- _TASK DIRECTIONS_: Every entry that follows should be output again, word for word.

(Stored data entries)
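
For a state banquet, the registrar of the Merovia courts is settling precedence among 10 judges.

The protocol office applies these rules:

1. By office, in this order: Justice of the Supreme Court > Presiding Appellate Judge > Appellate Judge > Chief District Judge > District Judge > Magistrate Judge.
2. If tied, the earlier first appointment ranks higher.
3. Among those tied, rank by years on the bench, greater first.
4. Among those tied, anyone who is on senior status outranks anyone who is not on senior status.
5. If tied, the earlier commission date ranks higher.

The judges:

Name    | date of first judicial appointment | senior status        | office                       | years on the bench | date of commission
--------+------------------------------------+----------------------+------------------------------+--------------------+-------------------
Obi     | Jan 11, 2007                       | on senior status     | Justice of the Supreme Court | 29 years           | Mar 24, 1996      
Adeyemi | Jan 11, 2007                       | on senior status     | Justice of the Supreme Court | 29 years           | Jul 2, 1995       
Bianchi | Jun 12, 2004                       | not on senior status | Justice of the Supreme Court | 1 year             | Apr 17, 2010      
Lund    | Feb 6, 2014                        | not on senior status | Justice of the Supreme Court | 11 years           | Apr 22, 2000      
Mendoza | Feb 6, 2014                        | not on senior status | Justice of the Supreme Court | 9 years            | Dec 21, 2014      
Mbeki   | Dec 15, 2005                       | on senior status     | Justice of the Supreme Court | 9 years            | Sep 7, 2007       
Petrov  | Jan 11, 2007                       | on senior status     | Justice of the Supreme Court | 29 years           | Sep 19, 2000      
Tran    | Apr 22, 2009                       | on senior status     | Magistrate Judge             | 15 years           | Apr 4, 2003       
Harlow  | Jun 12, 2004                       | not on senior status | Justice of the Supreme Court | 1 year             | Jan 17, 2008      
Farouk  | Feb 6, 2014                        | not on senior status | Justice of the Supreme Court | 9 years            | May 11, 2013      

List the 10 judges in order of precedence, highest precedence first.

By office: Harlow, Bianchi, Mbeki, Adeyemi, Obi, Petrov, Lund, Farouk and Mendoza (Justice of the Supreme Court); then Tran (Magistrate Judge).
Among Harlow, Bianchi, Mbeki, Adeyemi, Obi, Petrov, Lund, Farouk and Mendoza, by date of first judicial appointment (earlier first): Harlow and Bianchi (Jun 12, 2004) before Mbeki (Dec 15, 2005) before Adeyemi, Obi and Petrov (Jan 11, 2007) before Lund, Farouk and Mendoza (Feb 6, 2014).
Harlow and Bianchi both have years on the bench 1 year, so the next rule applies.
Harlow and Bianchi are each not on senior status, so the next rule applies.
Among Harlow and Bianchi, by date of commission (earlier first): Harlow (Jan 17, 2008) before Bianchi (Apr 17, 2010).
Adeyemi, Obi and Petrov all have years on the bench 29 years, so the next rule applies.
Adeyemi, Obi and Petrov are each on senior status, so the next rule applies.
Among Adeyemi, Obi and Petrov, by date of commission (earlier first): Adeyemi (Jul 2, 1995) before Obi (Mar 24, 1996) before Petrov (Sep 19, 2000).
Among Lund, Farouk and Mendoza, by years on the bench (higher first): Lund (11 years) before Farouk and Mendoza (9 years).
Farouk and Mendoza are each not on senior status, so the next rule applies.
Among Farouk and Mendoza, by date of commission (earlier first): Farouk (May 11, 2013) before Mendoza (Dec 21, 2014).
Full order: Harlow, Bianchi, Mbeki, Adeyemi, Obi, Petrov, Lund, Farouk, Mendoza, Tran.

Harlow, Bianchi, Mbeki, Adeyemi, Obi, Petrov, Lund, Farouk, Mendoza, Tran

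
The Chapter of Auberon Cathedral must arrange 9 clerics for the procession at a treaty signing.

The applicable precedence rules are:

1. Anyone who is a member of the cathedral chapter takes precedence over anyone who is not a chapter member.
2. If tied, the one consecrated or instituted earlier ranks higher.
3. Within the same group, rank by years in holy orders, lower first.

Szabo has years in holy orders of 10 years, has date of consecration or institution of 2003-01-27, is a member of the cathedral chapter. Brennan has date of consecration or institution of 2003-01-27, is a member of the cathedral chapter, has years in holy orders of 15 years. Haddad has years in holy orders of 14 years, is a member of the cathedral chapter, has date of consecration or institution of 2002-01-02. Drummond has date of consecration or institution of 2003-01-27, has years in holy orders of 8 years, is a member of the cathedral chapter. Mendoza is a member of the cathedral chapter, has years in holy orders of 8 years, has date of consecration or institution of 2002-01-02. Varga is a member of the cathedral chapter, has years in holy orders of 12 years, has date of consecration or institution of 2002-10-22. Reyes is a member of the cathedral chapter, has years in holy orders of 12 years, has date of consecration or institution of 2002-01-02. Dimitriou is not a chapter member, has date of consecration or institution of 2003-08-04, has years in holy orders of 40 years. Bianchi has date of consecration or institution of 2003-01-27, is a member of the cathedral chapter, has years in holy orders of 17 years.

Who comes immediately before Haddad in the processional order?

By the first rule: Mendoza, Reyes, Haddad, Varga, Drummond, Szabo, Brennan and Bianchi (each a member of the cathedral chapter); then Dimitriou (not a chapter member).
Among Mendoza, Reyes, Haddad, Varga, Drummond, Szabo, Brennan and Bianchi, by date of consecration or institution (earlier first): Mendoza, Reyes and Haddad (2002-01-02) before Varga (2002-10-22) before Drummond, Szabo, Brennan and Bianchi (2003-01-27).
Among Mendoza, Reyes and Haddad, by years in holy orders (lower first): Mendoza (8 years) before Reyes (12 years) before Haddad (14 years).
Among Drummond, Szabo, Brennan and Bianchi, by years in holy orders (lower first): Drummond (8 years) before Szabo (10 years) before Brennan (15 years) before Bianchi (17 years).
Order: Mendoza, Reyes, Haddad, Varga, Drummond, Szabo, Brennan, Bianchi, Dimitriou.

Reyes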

- _ANSWER TO THIS PROBLEM_:
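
For a state banquet, the registrar of the Merovia courts is settling precedence among 10 judges.

The protocol office applies these rules:

1. By office, in this order: Justice of the Supreme Court > Presiding Appellate Judge > Appellate Judge > Chief District Judge > District Judge > Magistrate Judge.
2. If tied, the earlier first appointment ranks higher.
3. Among those tied, rank by years on the bench, greater first.
4. Among those tied, anyone who is on senior status outranks anyone who is not on senior status.
5. If tied, the earlier commission date ranks higher.

The judges:

Name    | date of first judicial appointment | senior status        | office                       | years on the bench | date of commission
--------+------------------------------------+----------------------+------------------------------+--------------------+-------------------
Obi     | Jan 11, 2007                       | on senior status     | Justice of the Supreme Court | 29 years           | Mar 24, 1996      
Adeyemi | Jan 11, 2007                       | on senior status     | Justice of the Supreme Court | 29 years           | Jul 2, 1995       
Bianchi | Jun 12, 2004                       | not on senior status | Justice of the Supreme Court | 1 year             | Apr 17, 2010      
Lund    | Feb 6, 2014                        | not on senior status | Justice of the Supreme Court | 11 years           | Apr 22, 2000      
Mendoza | Feb 6, 2014                        | not on senior status | Justice of the Supreme Court | 9 years            | Dec 21, 2014      
Mbeki   | Dec 15, 2005                       | on senior status     | Justice of the Supreme Court | 9 years            | Sep 7, 2007       
Petrov  | Jan 11, 2007                       | on senior status     | Justice of the Supreme Court | 29 years           | Sep 19, 2000      
Tran    | Apr 22, 2009                       | on senior status     | Magistrate Judge             | 15 years           | Apr 4, 2003       
Harlow  | Jun 12, 2004                       | not on senior status | Justice of the Supreme Court | 1 year             | Jan 17, 2008      
Farouk  | Feb 6, 2014                        | not on senior status | Justice of the Supreme Court | 9 years            | May 11, 2013      

List the 10 judges in order of precedence, highest precedence first.

By office: Harlow, Bianchi, Mbeki, Adeyemi, Obi, Petrov, Lund, Farouk and Mendoza (Justice of the Supreme Court); then Tran (Magistrate Judge).
Among Harlow, Bianchi, Mbeki, Adeyemi, Obi, Petrov, Lund, Farouk and Mendoza, by date of first judicial appointment (earlier first): Harlow and Bianchi (Jun 12, 2004) before Mbeki (Dec 15, 2005) before Adeyemi, Obi and Petrov (Jan 11, 2007) before Lund, Farouk and Mendoza (Feb 6, 2014).
Harlow and Bianchi both have years on the bench 1 year, so the next rule applies.
Harlow and Bianchi are each not on senior status, so the next rule applies.
Among Harlow and Bianchi, by date of commission (earlier first): Harlow (Jan 17, 2008) before Bianchi (Apr 17, 2010).
Adeyemi, Obi and Petrov all have years on the bench 29 years, so the next rule applies.
Adeyemi, Obi and Petrov are each on senior status, so the next rule applies.
Among Adeyemi, Obi and Petrov, by date of commission (earlier first): Adeyemi (Jul 2, 1995) before Obi (Mar 24, 1996) before Petrov (Sep 19, 2000).
Among Lund, Farouk and Mendoza, by years on the bench (higher first): Lund (11 years) before Farouk and Mendoza (9 years).
Farouk and Mendoza are each not on senior status, so the next rule applies.
Among Farouk and Mendoza, by date of commission (earlier first): Farouk (May 11, 2013) before Mendoza (Dec 21, 2014).
Full order: Harlow, Bianchi, Mbeki, Adeyemi, Obi, Petrov, Lund, Farouk, Mendoza, Tran.

Harlow, Bianchi, Mbeki, Adeyemi, Obi, Petrov, Lund, Farouk, Mendoza, Tran

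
The Chapter of Auberon Cathedral must arrange 9 clerics for the procession at a treaty signing.

The applicable precedence rules are:

1. Anyone who is a member of the cathedral chapter takes precedence over anyone who is not a chapter member.
2. If tied, the one consecrated or instituted earlier ranks higher.
3. Within the same group, rank by years in holy orders, lower first.

Szabo has years in holy orders of 10 years, has date of consecration or institution of 2003-01-27, is a member of the cathedral chapter. Brennan has date of consecration or institution of 2003-01-27, is a member of the cathedral chapter, has years in holy orders of 15 years. Haddad has years in holy orders of 14 years, is a member of the cathedral chapter, has date of consecration or institution of 2002-01-02. Drummond has date of consecration or institution of 2003-01-27, has years in holy orders of 8 years, is a member of the cathedral chapter. Mendoza is a member of the cathedral chapter, has years in holy orders of 8 years, has date of consecration or institution of 2002-01-02. Varga is a member of the cathedral chapter, has years in holy orders of 12 years, has date of consecration or institution of 2002-10-22. Reyes is a member of the cathedral chapter, has years in holy orders of 12 years, has date of consecration or institution of 2002-01-02. Dimitriou is not a chapter member, has date of consecration or institution of 2003-08-04, has years in holy orders of 40 years. Bianchi has date of consecration or institution of 2003-01-27, is a member of the cathedral chapter, has years in holy orders of 17 years.

Who comes immediately before Haddad in the processional order?

By the first rule: Mendoza, Reyes, Haddad, Varga, Drummond, Szabo, Brennan and Bianchi (each a member of the cathedral chapter); then Dimitriou (not a chapter member).
Among Mendoza, Reyes, Haddad, Varga, Drummond, Szabo, Brennan and Bianchi, by date of consecration or institution (earlier first): Mendoza, Reyes and Haddad (2002-01-02) before Varga (2002-10-22) before Drummond, Szabo, Brennan and Bianchi (2003-01-27).
Among Mendoza, Reyes and Haddad, by years in holy orders (lower first): Mendoza (8 years) before Reyes (12 years) before Haddad (14 years).
Among Drummond, Szabo, Brennan and Bianchi, by years in holy orders (lower first): Drummond (8 years) before Szabo (10 years) before Brennan (15 years) before Bianchi (17 years).
Order: Mendoza, Reyes, Haddad, Varga, Drummond, Szabo, Brennan, Bianchi, Dimitriou.

Reyes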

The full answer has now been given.